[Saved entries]
============================================================

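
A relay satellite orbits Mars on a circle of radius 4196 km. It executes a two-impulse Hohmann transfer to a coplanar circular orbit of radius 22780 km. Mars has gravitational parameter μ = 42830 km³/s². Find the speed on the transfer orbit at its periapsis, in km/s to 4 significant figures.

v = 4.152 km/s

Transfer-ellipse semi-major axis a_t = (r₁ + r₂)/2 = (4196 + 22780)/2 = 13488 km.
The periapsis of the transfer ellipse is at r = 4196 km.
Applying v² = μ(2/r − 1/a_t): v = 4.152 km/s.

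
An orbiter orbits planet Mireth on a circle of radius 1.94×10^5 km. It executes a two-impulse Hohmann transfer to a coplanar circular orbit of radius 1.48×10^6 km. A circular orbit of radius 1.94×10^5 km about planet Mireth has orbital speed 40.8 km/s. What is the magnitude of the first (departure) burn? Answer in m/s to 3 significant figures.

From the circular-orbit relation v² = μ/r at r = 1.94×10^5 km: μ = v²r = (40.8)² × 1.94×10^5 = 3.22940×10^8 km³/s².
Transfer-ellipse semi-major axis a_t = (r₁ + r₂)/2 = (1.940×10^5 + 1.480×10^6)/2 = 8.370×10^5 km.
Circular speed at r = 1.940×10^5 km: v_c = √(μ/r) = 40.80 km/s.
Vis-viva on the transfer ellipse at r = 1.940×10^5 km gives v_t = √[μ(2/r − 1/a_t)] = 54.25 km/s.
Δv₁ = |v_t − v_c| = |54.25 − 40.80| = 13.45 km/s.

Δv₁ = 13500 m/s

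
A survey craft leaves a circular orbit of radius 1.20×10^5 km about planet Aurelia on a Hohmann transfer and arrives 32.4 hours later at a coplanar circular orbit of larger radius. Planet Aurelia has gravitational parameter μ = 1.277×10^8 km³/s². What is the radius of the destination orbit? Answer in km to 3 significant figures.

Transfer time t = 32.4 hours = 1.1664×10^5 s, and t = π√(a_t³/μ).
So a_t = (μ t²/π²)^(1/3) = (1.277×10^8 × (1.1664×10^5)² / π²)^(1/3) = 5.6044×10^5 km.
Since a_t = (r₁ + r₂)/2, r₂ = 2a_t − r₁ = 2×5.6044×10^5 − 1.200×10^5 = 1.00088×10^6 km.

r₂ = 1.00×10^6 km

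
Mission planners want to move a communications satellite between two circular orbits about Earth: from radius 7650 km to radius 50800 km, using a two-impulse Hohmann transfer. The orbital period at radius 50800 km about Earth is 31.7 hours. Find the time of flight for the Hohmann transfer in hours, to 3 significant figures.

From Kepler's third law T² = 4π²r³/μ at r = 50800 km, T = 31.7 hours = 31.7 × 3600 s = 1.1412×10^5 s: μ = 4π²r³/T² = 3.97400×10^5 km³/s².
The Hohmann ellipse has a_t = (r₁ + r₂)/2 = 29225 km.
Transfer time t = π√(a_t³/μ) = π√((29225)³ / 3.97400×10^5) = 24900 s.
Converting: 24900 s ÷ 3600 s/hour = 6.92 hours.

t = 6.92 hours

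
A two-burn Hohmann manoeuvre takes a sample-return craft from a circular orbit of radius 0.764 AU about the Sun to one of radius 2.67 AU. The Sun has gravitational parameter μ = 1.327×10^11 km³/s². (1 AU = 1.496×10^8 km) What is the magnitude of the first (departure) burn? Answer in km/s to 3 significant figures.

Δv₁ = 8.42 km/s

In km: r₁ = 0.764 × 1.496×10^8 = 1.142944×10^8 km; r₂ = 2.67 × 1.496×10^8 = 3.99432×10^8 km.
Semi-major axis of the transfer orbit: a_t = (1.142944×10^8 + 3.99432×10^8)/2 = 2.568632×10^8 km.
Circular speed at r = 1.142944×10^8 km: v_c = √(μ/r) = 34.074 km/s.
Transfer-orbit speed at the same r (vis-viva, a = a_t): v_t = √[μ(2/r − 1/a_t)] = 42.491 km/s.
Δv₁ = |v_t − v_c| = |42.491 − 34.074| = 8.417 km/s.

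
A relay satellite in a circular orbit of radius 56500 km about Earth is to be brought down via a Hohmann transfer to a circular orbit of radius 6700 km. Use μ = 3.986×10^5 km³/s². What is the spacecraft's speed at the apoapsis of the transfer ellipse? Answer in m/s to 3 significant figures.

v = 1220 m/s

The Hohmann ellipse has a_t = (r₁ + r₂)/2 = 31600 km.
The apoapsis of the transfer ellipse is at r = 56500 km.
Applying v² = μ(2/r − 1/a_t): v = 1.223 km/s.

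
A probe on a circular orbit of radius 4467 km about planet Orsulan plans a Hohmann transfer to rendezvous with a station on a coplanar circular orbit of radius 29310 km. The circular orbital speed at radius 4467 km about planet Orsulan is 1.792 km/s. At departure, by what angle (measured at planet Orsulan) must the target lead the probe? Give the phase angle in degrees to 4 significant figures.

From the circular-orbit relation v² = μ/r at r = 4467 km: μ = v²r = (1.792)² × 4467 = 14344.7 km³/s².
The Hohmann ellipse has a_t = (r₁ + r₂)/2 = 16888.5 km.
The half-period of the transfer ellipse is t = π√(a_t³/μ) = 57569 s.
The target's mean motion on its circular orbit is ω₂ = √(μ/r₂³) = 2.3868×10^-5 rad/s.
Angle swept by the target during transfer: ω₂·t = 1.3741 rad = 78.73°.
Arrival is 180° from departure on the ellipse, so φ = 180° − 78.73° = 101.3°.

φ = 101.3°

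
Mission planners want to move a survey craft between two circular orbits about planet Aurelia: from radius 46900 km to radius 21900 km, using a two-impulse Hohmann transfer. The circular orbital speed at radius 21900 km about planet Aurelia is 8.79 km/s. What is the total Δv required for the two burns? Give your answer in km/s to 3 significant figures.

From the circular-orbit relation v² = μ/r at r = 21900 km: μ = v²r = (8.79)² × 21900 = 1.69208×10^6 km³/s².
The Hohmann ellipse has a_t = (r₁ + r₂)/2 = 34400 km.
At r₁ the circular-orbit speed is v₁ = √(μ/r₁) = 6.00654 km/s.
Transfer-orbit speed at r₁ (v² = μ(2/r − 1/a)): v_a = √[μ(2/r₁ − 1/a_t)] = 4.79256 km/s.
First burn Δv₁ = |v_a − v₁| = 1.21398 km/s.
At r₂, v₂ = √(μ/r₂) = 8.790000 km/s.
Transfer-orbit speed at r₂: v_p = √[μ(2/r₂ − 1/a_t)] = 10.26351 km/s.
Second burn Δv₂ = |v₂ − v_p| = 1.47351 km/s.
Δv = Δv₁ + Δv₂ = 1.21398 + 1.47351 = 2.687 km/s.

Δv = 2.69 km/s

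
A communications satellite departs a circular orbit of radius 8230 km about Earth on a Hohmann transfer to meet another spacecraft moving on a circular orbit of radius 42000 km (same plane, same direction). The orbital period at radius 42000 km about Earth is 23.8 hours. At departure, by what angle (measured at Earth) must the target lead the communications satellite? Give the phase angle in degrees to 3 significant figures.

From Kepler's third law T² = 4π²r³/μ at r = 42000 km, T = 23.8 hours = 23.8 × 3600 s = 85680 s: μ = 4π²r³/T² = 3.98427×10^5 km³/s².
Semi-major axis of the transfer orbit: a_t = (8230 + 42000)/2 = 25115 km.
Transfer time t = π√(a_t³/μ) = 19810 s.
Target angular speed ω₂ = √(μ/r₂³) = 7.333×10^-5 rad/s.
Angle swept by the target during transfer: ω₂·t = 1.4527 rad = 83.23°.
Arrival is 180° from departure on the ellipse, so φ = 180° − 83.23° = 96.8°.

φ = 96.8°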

============================================================

_ABOUT THIS TASK_
Only the lines from the one containing "A communications satellite departs" through the end of the data above are wanted, both ends included; restate them word for word.

_ANSWER BOX_
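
A communications satellite departs a circular orbit of radius 8230 km about Earth on a Hohmann transfer to meet another spacecraft moving on a circular orbit of radius 42000 km (same plane, same direction). The orbital period at radius 42000 km about Earth is 23.8 hours. At departure, by what angle (measured at Earth) must the target lead the communications satellite? Give the phase angle in degrees to 3 significant figures.

From Kepler's third law T² = 4π²r³/μ at r = 42000 km, T = 23.8 hours = 23.8 × 3600 s = 85680 s: μ = 4π²r³/T² = 3.98427×10^5 km³/s².
Semi-major axis of the transfer orbit: a_t = (8230 + 42000)/2 = 25115 km.
Transfer time t = π√(a_t³/μ) = 19810 s.
Target angular speed ω₂ = √(μ/r₂³) = 7.333×10^-5 rad/s.
Angle swept by the target during transfer: ω₂·t = 1.4527 rad = 83.23°.
Arrival is 180° from departure on the ellipse, so φ = 180° − 83.23° = 96.8°.

φ = 96.8°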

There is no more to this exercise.